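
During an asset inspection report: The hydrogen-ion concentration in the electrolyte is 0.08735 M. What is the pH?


pH = −log10[H+]
pH = −log10(0.08735) = 1.06

1.06


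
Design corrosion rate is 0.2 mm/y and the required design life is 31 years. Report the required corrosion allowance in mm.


Corrosion allowance = CR × design life
CA = 0.2 * 31 = 6.2 mm

6.2 mm


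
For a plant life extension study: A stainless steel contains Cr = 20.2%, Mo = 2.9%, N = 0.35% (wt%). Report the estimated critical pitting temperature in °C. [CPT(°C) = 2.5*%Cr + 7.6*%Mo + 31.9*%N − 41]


Apply the ASTM G48 empirical CPT estimate: CPT(°C) = 2.5*%Cr + 7.6*%Mo + 31.9*%N − 41
2.5*20.2 = 50.5; 7.6*2.9 = 22.04; 31.9*0.35 = 11.165
CPT = 50.5 + 22.04 + 11.165 − 41 = 42.705 °C
Rounded to 0.1 °C: CPT ≈ 42.7 °C

42.7 °C


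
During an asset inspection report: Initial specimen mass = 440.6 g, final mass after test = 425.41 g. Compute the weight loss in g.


Weight loss = initial − final
WL = 440.6 − 425.41 = 15.19 g

15.19 g


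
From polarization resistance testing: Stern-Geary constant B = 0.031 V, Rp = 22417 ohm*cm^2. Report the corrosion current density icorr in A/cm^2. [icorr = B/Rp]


Apply the Stern-Geary relation: icorr = B / Rp
icorr = 0.031 / 22417 = 1.383×10^-6 A/cm^2

1.383×10^-6 A/cm^2


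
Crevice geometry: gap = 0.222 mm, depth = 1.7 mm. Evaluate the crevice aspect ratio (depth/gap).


Aspect ratio = depth / gap
Ratio = 1.7 / 0.222 = 7.7

7.7


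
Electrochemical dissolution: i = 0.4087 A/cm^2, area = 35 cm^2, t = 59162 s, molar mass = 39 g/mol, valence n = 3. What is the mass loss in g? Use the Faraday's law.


Apply Faraday's law: m = i*A*t*M / (n*F)
Total charge passed Q = i*A*t = 0.4087*35*59162 = 846282.829 C
m = Q*M/(n*F) = 846282.829*39/(3*96485) = 114.02474 g

114.02474 g


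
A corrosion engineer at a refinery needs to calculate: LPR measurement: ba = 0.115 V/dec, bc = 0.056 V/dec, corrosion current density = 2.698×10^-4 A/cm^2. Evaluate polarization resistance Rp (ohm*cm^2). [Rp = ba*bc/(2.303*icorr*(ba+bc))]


Apply the Stern-Geary equation: Rp = ba*bc / (2.303*icorr*(ba+bc))
ba*bc = 0.115*0.056 = 0.00644
ba+bc = 0.171; 2.303*icorr*(ba+bc) = 2.303*2.698×10^-4*0.171 = 1.0625075×10^-4
Rp = 0.00644 / 1.0625075×10^-4 = 60.61 ohm*cm^2

60.61 ohm*cm^2


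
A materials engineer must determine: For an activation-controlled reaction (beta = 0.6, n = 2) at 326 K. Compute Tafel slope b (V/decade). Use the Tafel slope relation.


Apply the Tafel slope relation: b = 2.303*R*T/(beta*n*F)
Numerator: 2.303 * 8.314 * 326 = 6241.97
Denominator: 0.6 * 2 * 96485 = 115782.0
b = 6241.97 / 115782.0 = 0.054 V/decade

0.054 V/decade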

++++++

What is expected
The data above should be output exactly, with each line intact.

Solution to the problem
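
During an asset inspection report: The hydrogen-ion concentration in the electrolyte is 0.08735 M. What is the pH?


pH = −log10[H+]
pH = −log10(0.08735) = 1.06

1.06


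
Design corrosion rate is 0.2 mm/y and the required design life is 31 years. Report the required corrosion allowance in mm.


Corrosion allowance = CR × design life
CA = 0.2 * 31 = 6.2 mm

6.2 mm


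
For a plant life extension study: A stainless steel contains Cr = 20.2%, Mo = 2.9%, N = 0.35% (wt%). Report the estimated critical pitting temperature in °C. [CPT(°C) = 2.5*%Cr + 7.6*%Mo + 31.9*%N − 41]


Apply the ASTM G48 empirical CPT estimate: CPT(°C) = 2.5*%Cr + 7.6*%Mo + 31.9*%N − 41
2.5*20.2 = 50.5; 7.6*2.9 = 22.04; 31.9*0.35 = 11.165
CPT = 50.5 + 22.04 + 11.165 − 41 = 42.705 °C
Rounded to 0.1 °C: CPT ≈ 42.7 °C

42.7 °C


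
During an asset inspection report: Initial specimen mass = 440.6 g, final mass after test = 425.41 g. Compute the weight loss in g.


Weight loss = initial − final
WL = 440.6 − 425.41 = 15.19 g

15.19 g


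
From polarization resistance testing: Stern-Geary constant B = 0.031 V, Rp = 22417 ohm*cm^2. Report the corrosion current density icorr in A/cm^2. [icorr = B/Rp]


Apply the Stern-Geary relation: icorr = B / Rp
icorr = 0.031 / 22417 = 1.383×10^-6 A/cm^2

1.383×10^-6 A/cm^2


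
Crevice geometry: gap = 0.222 mm, depth = 1.7 mm. Evaluate the crevice aspect ratio (depth/gap).


Aspect ratio = depth / gap
Ratio = 1.7 / 0.222 = 7.7

7.7


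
Electrochemical dissolution: i = 0.4087 A/cm^2, area = 35 cm^2, t = 59162 s, molar mass = 39 g/mol, valence n = 3. What is the mass loss in g? Use the Faraday's law.


Apply Faraday's law: m = i*A*t*M / (n*F)
Total charge passed Q = i*A*t = 0.4087*35*59162 = 846282.829 C
m = Q*M/(n*F) = 846282.829*39/(3*96485) = 114.02474 g

114.02474 g


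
A corrosion engineer at a refinery needs to calculate: LPR measurement: ba = 0.115 V/dec, bc = 0.056 V/dec, corrosion current density = 2.698×10^-4 A/cm^2. Evaluate polarization resistance Rp (ohm*cm^2). [Rp = ba*bc/(2.303*icorr*(ba+bc))]


Apply the Stern-Geary equation: Rp = ba*bc / (2.303*icorr*(ba+bc))
ba*bc = 0.115*0.056 = 0.00644
ba+bc = 0.171; 2.303*icorr*(ba+bc) = 2.303*2.698×10^-4*0.171 = 1.0625075×10^-4
Rp = 0.00644 / 1.0625075×10^-4 = 60.61 ohm*cm^2

60.61 ohm*cm^2


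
A materials engineer must determine: For an activation-controlled reaction (beta = 0.6, n = 2) at 326 K. Compute Tafel slope b (V/decade). Use the Tafel slope relation.


Apply the Tafel slope relation: b = 2.303*R*T/(beta*n*F)
Numerator: 2.303 * 8.314 * 326 = 6241.97
Denominator: 0.6 * 2 * 96485 = 115782.0
b = 6241.97 / 115782.0 = 0.054 V/decade

0.054 V/decade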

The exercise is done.